Through the last line of the entries, please copy every line exactly, starting with the one that contains "V_DC = 35.8".

[Excerpts from a dataset]
== Segment start ==

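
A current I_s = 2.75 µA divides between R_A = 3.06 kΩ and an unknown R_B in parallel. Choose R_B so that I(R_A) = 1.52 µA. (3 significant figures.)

R_B ≈ 3.78 kΩ

Two-branch current divider: I_A = I_s · R_B/(R_A + R_B).
With f = 0.5527, R_B = R_A · f/(1−f) = 3.06 × 1.236 = 3.781 kΩ.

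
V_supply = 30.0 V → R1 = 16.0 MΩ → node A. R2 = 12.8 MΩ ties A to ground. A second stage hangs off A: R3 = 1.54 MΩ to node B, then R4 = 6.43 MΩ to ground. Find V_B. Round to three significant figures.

Node A sees R2 in parallel with the series input of stage 2, R3 + R4 = 7.970 MΩ.
R2 ‖ (R3+R4) = 4.912 MΩ.
V_A = 30.0 × 4.912/(16.0 + 4.912) = 7.046 V.
Stage 2 is unloaded, so V_B = V_A · R4/(R3+R4) = 7.046 × 6.43/7.970 = 5.685 V.

V_B ≈ 5.68 V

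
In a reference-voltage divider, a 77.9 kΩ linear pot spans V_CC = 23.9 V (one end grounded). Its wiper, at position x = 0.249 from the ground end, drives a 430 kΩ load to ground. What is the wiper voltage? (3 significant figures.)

Lower segment x·R_p = 19.40 kΩ; upper segment (1−x)·R_p = 58.50 kΩ.
R_L loads the lower segment: effective lower R = 18.56 kΩ.
Loaded-divider output: V_out = 23.9 × 0.2408 = 5.756 V.

V_out ≈ 5.76 V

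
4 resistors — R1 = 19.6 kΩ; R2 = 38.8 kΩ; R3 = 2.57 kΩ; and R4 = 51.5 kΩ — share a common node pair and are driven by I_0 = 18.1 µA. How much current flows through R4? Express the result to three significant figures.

I ≈ 0.724 µA

Conductances: ΣG = 1/19.6 + 1/38.8 + 1/2.57 + 1/51.5 = 0.4853 (1/kΩ).
Current divider: I(R4) = I_0 · G_k/ΣG = 18.1 × (0.01942/0.4853) = 18.1 × 0.04001 = 0.7242 µA.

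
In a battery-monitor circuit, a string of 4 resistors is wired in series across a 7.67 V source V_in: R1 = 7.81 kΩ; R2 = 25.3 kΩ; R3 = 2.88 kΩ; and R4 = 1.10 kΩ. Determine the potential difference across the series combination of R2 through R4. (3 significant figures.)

V ≈ 6.05 V

Total series resistance ΣR = 7.81 + 25.3 + 2.88 + 1.10 = 37.09 kΩ.
R_{R2..R4} = 25.3 + 2.88 + 1.10 = 29.28 kΩ.
By the voltage-divider rule, V = 7.67 × 29.28/37.09 = 6.055 V.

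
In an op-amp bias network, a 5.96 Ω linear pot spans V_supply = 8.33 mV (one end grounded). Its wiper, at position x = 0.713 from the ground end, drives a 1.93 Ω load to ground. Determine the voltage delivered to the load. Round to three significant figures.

V_out ≈ 3.64 mV

The pot divides into 1.711 Ω above the wiper and 4.249 Ω below.
R_L loads the lower segment: effective lower R = 1.327 Ω.
V_out = 8.33 × 1.327/(1.711 + 1.327) = 3.639 mV.
(Unloaded: V_out = x·V_supply = 5.94 mV.)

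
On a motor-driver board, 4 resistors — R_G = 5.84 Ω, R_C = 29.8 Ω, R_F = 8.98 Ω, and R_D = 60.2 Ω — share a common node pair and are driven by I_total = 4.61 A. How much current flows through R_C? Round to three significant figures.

Total conductance ΣG = 1/5.84 + 1/29.8 + 1/8.98 + 1/60.2 = 0.3328 (units of 1/Ω).
By the current-divider rule, I = I_total · G_k/ΣG = 4.61 × 0.1008 = 0.4649 A.

I ≈ 0.465 A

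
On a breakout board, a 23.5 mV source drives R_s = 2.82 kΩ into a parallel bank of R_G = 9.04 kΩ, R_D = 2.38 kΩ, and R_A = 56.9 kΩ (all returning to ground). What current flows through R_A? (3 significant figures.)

Combine the parallel branches: R_p = (1/9.04 + 1/2.38 + 1/56.9)⁻¹ = 1.824 kΩ.
V_A = 23.5 × 1.824/4.644 = 9.229 mV.
Branch current I = V_A/R_A = 9.229/56.9 = 0.1622 µA.

I ≈ 0.162 µA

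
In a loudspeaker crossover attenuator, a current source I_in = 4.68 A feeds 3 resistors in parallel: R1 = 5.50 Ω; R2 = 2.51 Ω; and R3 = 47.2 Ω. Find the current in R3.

I ≈ 0.165 A

Total conductance ΣG = 1/5.50 + 1/2.51 + 1/47.2 = 0.6014 (units of 1/Ω).
By the current-divider rule, I = I_in · G_k/ΣG = 4.68 × 0.03523 = 0.1649 A.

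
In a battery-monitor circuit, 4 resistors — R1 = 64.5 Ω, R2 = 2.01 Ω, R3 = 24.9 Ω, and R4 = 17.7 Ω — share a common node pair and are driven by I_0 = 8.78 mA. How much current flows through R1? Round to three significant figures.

I ≈ 0.223 mA

ΣG = 1/64.5 + 1/2.01 + 1/24.9 + 1/17.7 = 0.6097.
R1 takes the fraction G_k/ΣG = 0.01550/0.6097 = 0.02543, so I = 8.78 × 0.02543 = 0.2233 mA.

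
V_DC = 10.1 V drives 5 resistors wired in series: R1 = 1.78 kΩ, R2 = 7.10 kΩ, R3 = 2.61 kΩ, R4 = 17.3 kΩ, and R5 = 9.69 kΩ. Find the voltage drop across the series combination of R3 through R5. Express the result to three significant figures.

ΣR = 1.78 + 7.10 + 2.61 + 17.3 + 9.69 = 38.48 kΩ.
R_{R3..R5} = 2.61 + 17.3 + 9.69 = 29.60 kΩ.
By the voltage-divider rule, V = 10.1 × 29.60/38.48 = 7.769 V.

V ≈ 7.77 V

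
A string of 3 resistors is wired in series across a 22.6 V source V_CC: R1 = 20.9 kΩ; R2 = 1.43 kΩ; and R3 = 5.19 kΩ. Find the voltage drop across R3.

V ≈ 4.26 V

Series total: ΣR = 20.9 + 1.43 + 5.19 = 27.52 kΩ.
Voltage divider: V = V_CC · (5.190 / 27.52) = 22.6 × 0.1886 = 4.262 V.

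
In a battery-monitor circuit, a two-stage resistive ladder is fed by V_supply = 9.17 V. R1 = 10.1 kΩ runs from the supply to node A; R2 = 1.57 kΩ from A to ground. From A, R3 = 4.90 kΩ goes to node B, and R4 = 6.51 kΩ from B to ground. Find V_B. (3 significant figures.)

V_B ≈ 0.629 V

Node A sees R2 in parallel with the series input of stage 2, R3 + R4 = 11.41 kΩ.
R2 ‖ (R3+R4) = 1.380 kΩ.
First divider: V_A = V_supply · 1.380/(10.1 + 1.380) = 1.102 V.
V_B = V_A × 0.5706 = 0.6290 V.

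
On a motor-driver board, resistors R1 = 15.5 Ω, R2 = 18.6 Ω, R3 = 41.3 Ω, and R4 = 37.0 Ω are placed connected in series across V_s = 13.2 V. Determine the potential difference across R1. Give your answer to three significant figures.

ΣR = 15.5 + 18.6 + 41.3 + 37.0 = 112.4 Ω.
Voltage divider: V = V_s · (15.50 / 112.4) = 13.2 × 0.1379 = 1.820 V.

V ≈ 1.82 V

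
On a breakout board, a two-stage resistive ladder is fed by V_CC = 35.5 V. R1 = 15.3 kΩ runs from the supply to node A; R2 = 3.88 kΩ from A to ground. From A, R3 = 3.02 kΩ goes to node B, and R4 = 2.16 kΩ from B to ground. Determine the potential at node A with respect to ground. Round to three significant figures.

V_A ≈ 4.50 V

Looking into the second stage from A: R3 + R4 = 5.180 kΩ appears in parallel with R2.
Effective lower resistance at A: R2 ‖ 5.180 = 2.218 kΩ.
First divider: V_A = V_CC · 2.218/(15.3 + 2.218) = 4.495 V.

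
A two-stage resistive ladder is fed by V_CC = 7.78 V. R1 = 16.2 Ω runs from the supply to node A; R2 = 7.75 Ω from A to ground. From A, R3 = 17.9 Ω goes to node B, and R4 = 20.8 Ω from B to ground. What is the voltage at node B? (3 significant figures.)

The second stage (R3 + R4 = 38.70 Ω) loads node A in parallel with R2.
Effective lower resistance at A: R2 ‖ 38.70 = 6.457 Ω.
So V_A = 7.78 × 0.2850 = 2.217 V.
Then the unloaded second divider: V_B = V_A × R4/(R3+R4) = 2.217 × 0.5375 = 1.192 V.

V_B ≈ 1.19 V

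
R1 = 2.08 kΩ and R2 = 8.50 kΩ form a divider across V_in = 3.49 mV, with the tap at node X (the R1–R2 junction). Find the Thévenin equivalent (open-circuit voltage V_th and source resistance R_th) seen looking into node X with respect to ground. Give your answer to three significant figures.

With X open, the divider is unloaded: V_th = 3.49 × 8.50/10.58 = 2.804 mV.
Zeroing V_in shorts the top of R1 to ground, so R_th = R1 ‖ R2 = 1.671 kΩ.

V_th ≈ 2.80 mV, R_th ≈ 1.67 kΩ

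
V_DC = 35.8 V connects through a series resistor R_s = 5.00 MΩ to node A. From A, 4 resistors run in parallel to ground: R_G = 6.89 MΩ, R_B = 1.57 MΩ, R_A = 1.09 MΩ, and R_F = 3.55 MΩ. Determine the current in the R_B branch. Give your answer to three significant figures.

Parallel bank: R_p = 1/(1/6.89 + 1/1.57 + 1/1.09 + 1/3.55) = 0.5047 MΩ.
V_A = 35.8 × 0.5047/5.505 = 3.283 V.
Branch current I = V_A/R_B = 3.283/1.57 = 2.091 µA.
(Equivalently: I_total = 6.503 µA, then current-divider fraction G_k/ΣG = 0.3215.)

I ≈ 2.09 µA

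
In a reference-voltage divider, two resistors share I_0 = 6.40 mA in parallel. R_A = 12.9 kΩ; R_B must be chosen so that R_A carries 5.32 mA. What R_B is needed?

R_B ≈ 63.5 kΩ

Two-branch current divider: I_A = I_0 · R_B/(R_A + R_B).
5.32/6.40 = R_B/(R_A + R_B) → R_B = R_A · (0.8313)/(1 − 0.8313) = 12.9 × 4.926 = 63.54 kΩ.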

== Segment end ==

- [Written solution]
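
V_DC = 35.8 V connects through a series resistor R_s = 5.00 MΩ to node A. From A, 4 resistors run in parallel to ground: R_G = 6.89 MΩ, R_B = 1.57 MΩ, R_A = 1.09 MΩ, and R_F = 3.55 MΩ. Determine the current in the R_B branch. Give your answer to three significant figures.

Parallel bank: R_p = 1/(1/6.89 + 1/1.57 + 1/1.09 + 1/3.55) = 0.5047 MΩ.
V_A = 35.8 × 0.5047/5.505 = 3.283 V.
Branch current I = V_A/R_B = 3.283/1.57 = 2.091 µA.
(Equivalently: I_total = 6.503 µA, then current-divider fraction G_k/ΣG = 0.3215.)

I ≈ 2.09 µA

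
In a reference-voltage divider, two resistors share I_0 = 6.40 mA in parallel. R_A = 12.9 kΩ; R_B must be chosen so that R_A carries 5.32 mA. What R_B is needed?

R_B ≈ 63.5 kΩ

Two-branch current divider: I_A = I_0 · R_B/(R_A + R_B).
5.32/6.40 = R_B/(R_A + R_B) → R_B = R_A · (0.8313)/(1 − 0.8313) = 12.9 × 4.926 = 63.54 kΩ.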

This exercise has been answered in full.